Problem to work on:
Whatever the records below say, write them all out exactly.

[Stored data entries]
☆ ☆ ☆ ☆ ☆
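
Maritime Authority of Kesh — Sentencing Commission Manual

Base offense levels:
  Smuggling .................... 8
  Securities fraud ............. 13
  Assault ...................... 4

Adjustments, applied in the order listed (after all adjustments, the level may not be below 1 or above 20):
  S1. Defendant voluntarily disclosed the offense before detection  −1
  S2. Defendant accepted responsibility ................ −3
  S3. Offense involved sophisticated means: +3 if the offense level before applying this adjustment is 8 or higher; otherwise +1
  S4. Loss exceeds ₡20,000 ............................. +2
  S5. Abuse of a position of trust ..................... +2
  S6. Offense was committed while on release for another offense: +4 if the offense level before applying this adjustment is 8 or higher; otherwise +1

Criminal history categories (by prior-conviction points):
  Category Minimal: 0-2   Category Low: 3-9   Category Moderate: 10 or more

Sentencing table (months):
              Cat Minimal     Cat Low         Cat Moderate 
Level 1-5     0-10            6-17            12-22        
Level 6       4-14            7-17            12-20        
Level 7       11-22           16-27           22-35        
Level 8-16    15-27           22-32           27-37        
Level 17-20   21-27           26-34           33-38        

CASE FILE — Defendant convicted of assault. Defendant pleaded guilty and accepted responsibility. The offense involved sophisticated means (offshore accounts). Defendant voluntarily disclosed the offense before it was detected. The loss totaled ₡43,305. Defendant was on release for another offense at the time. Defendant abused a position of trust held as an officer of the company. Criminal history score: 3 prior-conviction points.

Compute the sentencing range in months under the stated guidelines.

7-17 months

Base offense level for assault: 4.
S1 applies: 4 − 1 = 3.
S2 applies: 3 − 3 = 0.
S3 applies (level before this adjustment is 0 < 8, so +1): 0 + 1 = 1.
S4 applies: 1 + 2 = 3.
S5 applies: 3 + 2 = 5.
S6 applies (level before this adjustment is 5 < 8, so +1): 5 + 1 = 6.
Final offense level: 6.
Criminal history: 3 prior points → Category Low (3-9).
Level 6 falls in the 6 band.
Grid: Level 6 × Category Low = 7-17 months.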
☆ ☆ ☆ ☆ ☆
Result for this exercise:
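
Maritime Authority of Kesh — Sentencing Commission Manual

Base offense levels:
  Smuggling .................... 8
  Securities fraud ............. 13
  Assault ...................... 4

Adjustments, applied in the order listed (after all adjustments, the level may not be below 1 or above 20):
  S1. Defendant voluntarily disclosed the offense before detection  −1
  S2. Defendant accepted responsibility ................ −3
  S3. Offense involved sophisticated means: +3 if the offense level before applying this adjustment is 8 or higher; otherwise +1
  S4. Loss exceeds ₡20,000 ............................. +2
  S5. Abuse of a position of trust ..................... +2
  S6. Offense was committed while on release for another offense: +4 if the offense level before applying this adjustment is 8 or higher; otherwise +1

Criminal history categories (by prior-conviction points):
  Category Minimal: 0-2   Category Low: 3-9   Category Moderate: 10 or more

Sentencing table (months):
              Cat Minimal     Cat Low         Cat Moderate 
Level 1-5     0-10            6-17            12-22        
Level 6       4-14            7-17            12-20        
Level 7       11-22           16-27           22-35        
Level 8-16    15-27           22-32           27-37        
Level 17-20   21-27           26-34           33-38        

CASE FILE — Defendant convicted of assault. Defendant pleaded guilty and accepted responsibility. The offense involved sophisticated means (offshore accounts). Defendant voluntarily disclosed the offense before it was detected. The loss totaled ₡43,305. Defendant was on release for another offense at the time. Defendant abused a position of trust held as an officer of the company. Criminal history score: 3 prior-conviction points.

Compute the sentencing range in months under the stated guidelines.

7-17 months

Base offense level for assault: 4.
S1 applies: 4 − 1 = 3.
S2 applies: 3 − 3 = 0.
S3 applies (level before this adjustment is 0 < 8, so +1): 0 + 1 = 1.
S4 applies: 1 + 2 = 3.
S5 applies: 3 + 2 = 5.
S6 applies (level before this adjustment is 5 < 8, so +1): 5 + 1 = 6.
Final offense level: 6.
Criminal history: 3 prior points → Category Low (3-9).
Level 6 falls in the 6 band.
Grid: Level 6 × Category Low = 7-17 months.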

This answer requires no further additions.